Exercise goal
Every line from the one bearing "A drainage channel" through the last line of the entries should be printed exactly, with no other output.

Given entries

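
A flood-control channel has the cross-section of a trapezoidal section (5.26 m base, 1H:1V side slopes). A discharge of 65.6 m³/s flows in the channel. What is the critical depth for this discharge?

At critical depth, Q² T / (g A³) = 1, i.e. A³/T = Q²/g = 65.6²/9.81 = 438.7.
Trying y = 1.58 m: A³/T = 149.9 — too small.
Trying y = 2.17 m: A³/T = 436.6 — close enough.

y_c = 2.17 m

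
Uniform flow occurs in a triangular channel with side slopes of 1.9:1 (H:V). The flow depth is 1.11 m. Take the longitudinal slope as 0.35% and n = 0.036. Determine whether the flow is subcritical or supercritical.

For a triangular section with side slope z = 1.9: A = zy² = 1.9×1.11² = 2.341 m²; P = 2y√(1+z²) = 2×1.11×2.147 = 4.767 m.
Hydraulic radius R = A/P = 2.341/4.767 = 0.4911 m.
V = (1/n) R^(2/3) √S = (1/0.036) × 0.4911^(2/3) × √0.0035 = 1.023 m/s. Hydraulic depth D_h = A/T = 2.341/4.218 = 0.555 m.
Froude number Fr = V/√(g·D_h) = 1.023/√(9.81×0.555) = 0.438, which is less than 1, so the flow is subcritical.

subcritical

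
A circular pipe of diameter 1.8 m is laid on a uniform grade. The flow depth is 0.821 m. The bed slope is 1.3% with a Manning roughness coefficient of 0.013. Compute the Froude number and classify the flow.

For a circular section of diameter D = 1.8 m at depth y = 0.821 m, the central angle is θ = 2 arccos(1 − 2y/D) = 2.966 rad. Then A = (D²/8)(θ − sin θ) = 1.13 m² and P = Dθ/2 = 2.669 m.
Hydraulic radius R = A/P = 1.13/2.669 = 0.4235 m.
V = (1/n) R^(2/3) √S = (1/0.013) × 0.4235^(2/3) × √0.013 = 4.946 m/s. Hydraulic depth D_h = A/T = 1.13/1.793 = 0.6304 m.
Froude number Fr = V/√(g·D_h) = 4.946/√(9.81×0.6304) = 1.99, which is greater than 1, so the flow is supercritical.

supercritical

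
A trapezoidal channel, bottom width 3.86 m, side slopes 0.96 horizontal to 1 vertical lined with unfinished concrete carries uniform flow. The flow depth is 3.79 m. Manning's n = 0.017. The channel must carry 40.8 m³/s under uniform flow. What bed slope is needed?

With bottom width b = 3.86 m and side slope z = 0.96: A = (b + zy)y = (3.86 + 0.96×3.79)×3.79 = 28.42 m²; P = b + 2y√(1+z²) = 3.86 + 2×3.79×1.386 = 14.37 m.
Hydraulic radius R = A/P = 28.42/14.37 = 1.978 m.
From Manning's equation, S = [nQ / (1 A R^(2/3))]² = [0.017 × 40.8 / (1 × 28.42 × 1.978^(2/3))]² = 0.00024.

S = 0.00024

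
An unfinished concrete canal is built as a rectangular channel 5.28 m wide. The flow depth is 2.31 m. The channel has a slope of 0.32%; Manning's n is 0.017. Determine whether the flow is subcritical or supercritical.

Flow area A = b·y = 5.28 × 2.31 = 12.2 m². Wetted perimeter P = b + 2y = 5.28 + 2×2.31 = 9.9 m.
Hydraulic radius R = A/P = 12.2/9.9 = 1.232 m.
V = (1/n) R^(2/3) √S = (1/0.017) × 1.232^(2/3) × √0.0032 = 3.824 m/s. Hydraulic depth D_h = A/T = 12.2/5.28 = 2.31 m.
Froude number Fr = V/√(g·D_h) = 3.824/√(9.81×2.31) = 0.803, which is less than 1, so the flow is subcritical.

subcritical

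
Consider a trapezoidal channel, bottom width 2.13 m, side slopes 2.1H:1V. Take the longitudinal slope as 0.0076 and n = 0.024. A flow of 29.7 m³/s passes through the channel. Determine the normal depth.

y_n = 1.59 m

Manning's equation rearranged: A R^(2/3) = nQ / (1·√S) = 0.024 × 29.7 / (√0.0076) = 8.176.
At y = 1.99 m: A R^(2/3) = 13.4 — over.
At y = 1.37 m: A R^(2/3) = 5.944 — short.
At y = 1.59 m: A R^(2/3) = 8.183 — matches.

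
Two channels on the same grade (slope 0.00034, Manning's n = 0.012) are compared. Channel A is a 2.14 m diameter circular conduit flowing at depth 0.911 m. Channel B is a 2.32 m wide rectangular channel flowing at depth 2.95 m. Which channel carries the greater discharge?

channel B

Channel A: For a circular section of diameter D = 2.14 m at depth y = 0.911 m, the central angle is θ = 2 arccos(1 − 2y/D) = 2.843 rad. Then A = (D²/8)(θ − sin θ) = 1.459 m² and P = Dθ/2 = 3.042 m. Hydraulic radius R = A/P = 1.459/3.042 = 0.4797 m. Q_A = (1/0.012)·1.459·0.4797^(2/3)·√0.00034 = 1.374 m³/s.
Channel B: Flow area A = b·y = 2.32 × 2.95 = 6.844 m². Wetted perimeter P = b + 2y = 2.32 + 2×2.95 = 8.22 m. Hydraulic radius R = A/P = 6.844/8.22 = 0.8326 m. Q_B = (1/0.012)·6.844·0.8326^(2/3)·√0.00034 = 9.307 m³/s.
Q_A = 1.374 m³/s vs Q_B = 9.307 m³/s, so channel B carries more.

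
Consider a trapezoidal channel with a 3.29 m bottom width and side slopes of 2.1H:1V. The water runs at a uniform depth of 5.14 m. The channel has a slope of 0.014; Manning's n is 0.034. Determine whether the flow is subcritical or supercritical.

With bottom width b = 3.29 m and side slope z = 2.1: A = (b + zy)y = (3.29 + 2.1×5.14)×5.14 = 72.39 m²; P = b + 2y√(1+z²) = 3.29 + 2×5.14×2.326 = 27.2 m.
Hydraulic radius R = A/P = 72.39/27.2 = 2.661 m.
V = (1/n) R^(2/3) √S = (1/0.034) × 2.661^(2/3) × √0.014 = 6.683 m/s. Hydraulic depth D_h = A/T = 72.39/24.88 = 2.91 m.
Froude number Fr = V/√(g·D_h) = 6.683/√(9.81×2.91) = 1.25, which is greater than 1, so the flow is supercritical.

supercritical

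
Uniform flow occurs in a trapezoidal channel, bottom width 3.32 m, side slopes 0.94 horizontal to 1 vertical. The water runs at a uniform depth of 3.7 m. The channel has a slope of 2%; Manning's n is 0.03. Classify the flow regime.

With bottom width b = 3.32 m and side slope z = 0.94: A = (b + zy)y = (3.32 + 0.94×3.7)×3.7 = 25.15 m²; P = b + 2y√(1+z²) = 3.32 + 2×3.7×1.372 = 13.48 m.
Hydraulic radius R = A/P = 25.15/13.48 = 1.866 m.
V = (1/n) R^(2/3) √S = (1/0.03) × 1.866^(2/3) × √0.02 = 7.146 m/s. Hydraulic depth D_h = A/T = 25.15/10.28 = 2.448 m.
Froude number Fr = V/√(g·D_h) = 7.146/√(9.81×2.448) = 1.46, which is greater than 1, so the flow is supercritical.

supercritical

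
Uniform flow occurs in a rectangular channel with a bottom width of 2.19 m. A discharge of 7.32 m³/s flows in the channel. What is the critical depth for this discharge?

For a rectangular channel, critical depth y_c = (q²/g)^(1/3) where q = Q/b = 7.32/2.19 = 3.342 m²/s.
So y_c = (3.342²/9.81)^(1/3) = 1.04 m.

y_c = 1.04 m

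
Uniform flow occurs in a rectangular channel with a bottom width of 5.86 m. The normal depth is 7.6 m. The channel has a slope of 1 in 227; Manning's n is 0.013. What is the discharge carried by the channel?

Q = 375 m³/s

Flow area A = b·y = 5.86 × 7.6 = 44.54 m². Wetted perimeter P = b + 2y = 5.86 + 2×7.6 = 21.06 m.
Hydraulic radius R = A/P = 44.54/21.06 = 2.115 m.
Manning's equation: Q = (1/n) A R^(2/3) S^(1/2) = (1/0.013) × 44.54 × 2.115^(2/3) × 0.004405^(1/2) = 375 m³/s.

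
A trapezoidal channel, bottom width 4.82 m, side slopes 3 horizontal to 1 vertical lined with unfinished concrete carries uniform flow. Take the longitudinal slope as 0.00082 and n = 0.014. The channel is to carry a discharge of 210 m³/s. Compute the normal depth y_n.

Manning's equation rearranged: A R^(2/3) = nQ / (1·√S) = 0.014 × 210 / (√0.00082) = 102.7.
Try y = 3.2 m: A R^(2/3) = 69.32 — low.
Try y = 3.81 m: A R^(2/3) = 102.8 — ≈ 102.7.

y_n = 3.81 m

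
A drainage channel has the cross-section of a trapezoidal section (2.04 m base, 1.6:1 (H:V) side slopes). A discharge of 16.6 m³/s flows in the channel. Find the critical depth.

At critical depth, Q² T / (g A³) = 1, i.e. A³/T = Q²/g = 16.6²/9.81 = 28.09.
Try y = 1.52 m: A³/T = 45.49 — too large.
Try y = 0.995 m: A³/T = 9.034 — too small.
Try y = 1.34 m: A³/T = 27.85 — matches.

y_c = 1.34 m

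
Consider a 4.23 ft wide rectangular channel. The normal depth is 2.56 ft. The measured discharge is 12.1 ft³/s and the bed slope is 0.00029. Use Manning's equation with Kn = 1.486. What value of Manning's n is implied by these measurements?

Flow area A = b·y = 4.23 × 2.56 = 10.83 ft². Wetted perimeter P = b + 2y = 4.23 + 2×2.56 = 9.35 ft.
Hydraulic radius R = A/P = 10.83/9.35 = 1.158 ft.
Rearranging Manning's equation: n = (1.486/Q) A R^(2/3) S^(1/2) = (1.486/12.1) × 10.83 × 1.158^(2/3) × √0.00029 = 0.025.

n = 0.025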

Response for this exercise
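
A drainage channel has the cross-section of a trapezoidal section (2.04 m base, 1.6:1 (H:V) side slopes). A discharge of 16.6 m³/s flows in the channel. Find the critical depth.

At critical depth, Q² T / (g A³) = 1, i.e. A³/T = Q²/g = 16.6²/9.81 = 28.09.
Try y = 1.52 m: A³/T = 45.49 — too large.
Try y = 0.995 m: A³/T = 9.034 — too small.
Try y = 1.34 m: A³/T = 27.85 — matches.

y_c = 1.34 m

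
Consider a 4.23 ft wide rectangular channel. The normal depth is 2.56 ft. The measured discharge is 12.1 ft³/s and the bed slope is 0.00029. Use Manning's equation with Kn = 1.486. What value of Manning's n is implied by these measurements?

Flow area A = b·y = 4.23 × 2.56 = 10.83 ft². Wetted perimeter P = b + 2y = 4.23 + 2×2.56 = 9.35 ft.
Hydraulic radius R = A/P = 10.83/9.35 = 1.158 ft.
Rearranging Manning's equation: n = (1.486/Q) A R^(2/3) S^(1/2) = (1.486/12.1) × 10.83 × 1.158^(2/3) × √0.00029 = 0.025.

n = 0.025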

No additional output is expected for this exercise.